### DATASET RECORDS
§

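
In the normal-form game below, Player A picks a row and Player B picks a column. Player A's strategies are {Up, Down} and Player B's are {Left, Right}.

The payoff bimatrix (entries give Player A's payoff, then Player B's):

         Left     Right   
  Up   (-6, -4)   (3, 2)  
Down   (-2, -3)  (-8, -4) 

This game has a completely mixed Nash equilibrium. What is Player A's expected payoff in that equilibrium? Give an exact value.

-18/5

First find q, the probability Player B plays Left, from Player A's indifference between Up and Down: −6q + 3(1−q) = −2q − 8(1−q), giving q = 11/15.
Since Player A is indifferent in equilibrium, Player A's expected payoff equals the payoff from either row against (11/15, 4/15). Using Up: −6(11/15) + 3(4/15) = -18/5.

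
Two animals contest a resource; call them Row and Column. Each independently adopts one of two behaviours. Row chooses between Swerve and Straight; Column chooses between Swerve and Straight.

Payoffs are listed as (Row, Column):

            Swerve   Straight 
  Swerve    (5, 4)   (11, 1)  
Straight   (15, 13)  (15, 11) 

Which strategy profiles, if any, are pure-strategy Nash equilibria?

(Swerve, Swerve): Row prefers Straight (15 > 5) — not an equilibrium.
(Swerve, Straight): Row prefers Straight (15 > 11); Column prefers Swerve (4 > 1) — not an equilibrium.
(Straight, Swerve): Row gets 15 ≥ 5 from Swerve, and Column gets 13 ≥ 11 from Straight — Nash equilibrium.
(Straight, Straight): Column prefers Swerve (13 > 11) — not an equilibrium.

(Straight, Swerve)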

§

### WHAT TO PRODUCE
Begin with the line holding "Payoffs are listed" and end with the last line of the material. Write out those lines exactly, and only those.

### RESULT OF THIS TASK
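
Payoffs are listed as (Row, Column):

            Swerve   Straight 
  Swerve    (5, 4)   (11, 1)  
Straight   (15, 13)  (15, 11) 

Which strategy profiles, if any, are pure-strategy Nash equilibria?

(Swerve, Swerve): Row prefers Straight (15 > 5) — not an equilibrium.
(Swerve, Straight): Row prefers Straight (15 > 11); Column prefers Swerve (4 > 1) — not an equilibrium.
(Straight, Swerve): Row gets 15 ≥ 5 from Swerve, and Column gets 13 ≥ 11 from Straight — Nash equilibrium.
(Straight, Straight): Column prefers Swerve (13 > 11) — not an equilibrium.

(Straight, Swerve)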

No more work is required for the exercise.